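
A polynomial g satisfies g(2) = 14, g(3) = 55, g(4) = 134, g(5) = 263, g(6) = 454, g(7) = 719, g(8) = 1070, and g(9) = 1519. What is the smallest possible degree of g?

Forward differences of the values at u = 2, 3, 4, 5, 6, 7, 8, 9:
  g  : 14  55  134  263  454  719  1070  1519
  Δ  : 41  79  129  191  265  351  449
  Δ^2: 38  50  62  74  86  98
  Δ^3: 12  12  12  12  12
  Δ^4: 0  0  0  0
  Δ^5: 0  0  0
  Δ^6: 0  0
  Δ^7: 0
The third differences are constant (12) and nonzero, while all higher differences vanish, so the minimal degree is 3.

3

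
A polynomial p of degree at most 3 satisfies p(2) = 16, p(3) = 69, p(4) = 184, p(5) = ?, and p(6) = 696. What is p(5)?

The 4 known points determine the degree-3 polynomial uniquely.
Write p(s) = as^3 + bs^2 + cs + d. Substituting each data point gives a linear system:
  8a + 4b + 2c + d = 16
  27a + 9b + 3c + d = 69
  64a + 16b + 4c + d = 184
  216a + 36b + 6c + d = 696
Solving the system yields a = 4, b = -5, c = 2, d = 0.
So p(s) = 4s^3 - 5s^2 + 2s.
Then p(5) = 385.

385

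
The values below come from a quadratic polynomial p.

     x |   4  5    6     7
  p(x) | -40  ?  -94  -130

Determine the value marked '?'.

-64

The 3 known points determine the degree-2 polynomial uniquely.
Write p(x) = ax^2 + bx + c. Substituting each data point gives a linear system:
  16a + 4b + c = -40
  36a + 6b + c = -94
  49a + 7b + c = -130
Solving the system yields a = -3, b = 3, c = -4.
So p(x) = -3x^2 + 3x - 4.
Then p(5) = -64.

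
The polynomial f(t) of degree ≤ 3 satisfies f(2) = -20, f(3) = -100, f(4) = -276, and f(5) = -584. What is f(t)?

Write f(t) = at^3 + bt^2 + ct + d. Substituting each data point gives a linear system:
  8a + 4b + 2c + d = -20
  27a + 9b + 3c + d = -100
  64a + 16b + 4c + d = -276
  125a + 25b + 5c + d = -584
Solving the system yields a = -6, b = 6, c = 4, d = -4.
So f(t) = -6t^3 + 6t^2 + 4t - 4.
Check: f(2) = -20. ✓

f(t) = -6t^3 + 6t^2 + 4t - 4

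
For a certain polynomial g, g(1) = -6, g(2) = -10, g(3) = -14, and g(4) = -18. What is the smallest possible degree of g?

1

Forward differences of the values at u = 1, 2, 3, 4:
  g  : -6  -10  -14  -18
  Δ  : -4  -4  -4
  Δ^2: 0  0
  Δ^3: 0
The first differences are constant (-4) and nonzero, while all higher differences vanish, so the minimal degree is 1.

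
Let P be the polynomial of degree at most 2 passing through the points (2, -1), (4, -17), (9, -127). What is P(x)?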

..............................

▸ **Exercise**
Restate the data word for word, leaving nothing out.

▸ **Answer section**
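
A polynomial g satisfies g(2) = 14, g(3) = 55, g(4) = 134, g(5) = 263, g(6) = 454, g(7) = 719, g(8) = 1070, and g(9) = 1519. What is the smallest possible degree of g?

Forward differences of the values at u = 2, 3, 4, 5, 6, 7, 8, 9:
  g  : 14  55  134  263  454  719  1070  1519
  Δ  : 41  79  129  191  265  351  449
  Δ^2: 38  50  62  74  86  98
  Δ^3: 12  12  12  12  12
  Δ^4: 0  0  0  0
  Δ^5: 0  0  0
  Δ^6: 0  0
  Δ^7: 0
The third differences are constant (12) and nonzero, while all higher differences vanish, so the minimal degree is 3.

3

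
A polynomial p of degree at most 3 satisfies p(2) = 16, p(3) = 69, p(4) = 184, p(5) = ?, and p(6) = 696. What is p(5)?

The 4 known points determine the degree-3 polynomial uniquely.
Write p(s) = as^3 + bs^2 + cs + d. Substituting each data point gives a linear system:
  8a + 4b + 2c + d = 16
  27a + 9b + 3c + d = 69
  64a + 16b + 4c + d = 184
  216a + 36b + 6c + d = 696
Solving the system yields a = 4, b = -5, c = 2, d = 0.
So p(s) = 4s^3 - 5s^2 + 2s.
Then p(5) = 385.

385

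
The values below come from a quadratic polynomial p.

     x |   4  5    6     7
  p(x) | -40  ?  -94  -130

Determine the value marked '?'.

-64

The 3 known points determine the degree-2 polynomial uniquely.
Write p(x) = ax^2 + bx + c. Substituting each data point gives a linear system:
  16a + 4b + c = -40
  36a + 6b + c = -94
  49a + 7b + c = -130
Solving the system yields a = -3, b = 3, c = -4.
So p(x) = -3x^2 + 3x - 4.
Then p(5) = -64.

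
The polynomial f(t) of degree ≤ 3 satisfies f(2) = -20, f(3) = -100, f(4) = -276, and f(5) = -584. What is f(t)?

Write f(t) = at^3 + bt^2 + ct + d. Substituting each data point gives a linear system:
  8a + 4b + 2c + d = -20
  27a + 9b + 3c + d = -100
  64a + 16b + 4c + d = -276
  125a + 25b + 5c + d = -584
Solving the system yields a = -6, b = 6, c = 4, d = -4.
So f(t) = -6t^3 + 6t^2 + 4t - 4.
Check: f(2) = -20. ✓

f(t) = -6t^3 + 6t^2 + 4t - 4

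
For a certain polynomial g, g(1) = -6, g(2) = -10, g(3) = -14, and g(4) = -18. What is the smallest possible degree of g?

1

Forward differences of the values at u = 1, 2, 3, 4:
  g  : -6  -10  -14  -18
  Δ  : -4  -4  -4
  Δ^2: 0  0
  Δ^3: 0
The first differences are constant (-4) and nonzero, while all higher differences vanish, so the minimal degree is 1.

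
Let P be the polynomial of degree at most 2 passing through the points (2, -1), (4, -17), (9, -127). What is P(x)?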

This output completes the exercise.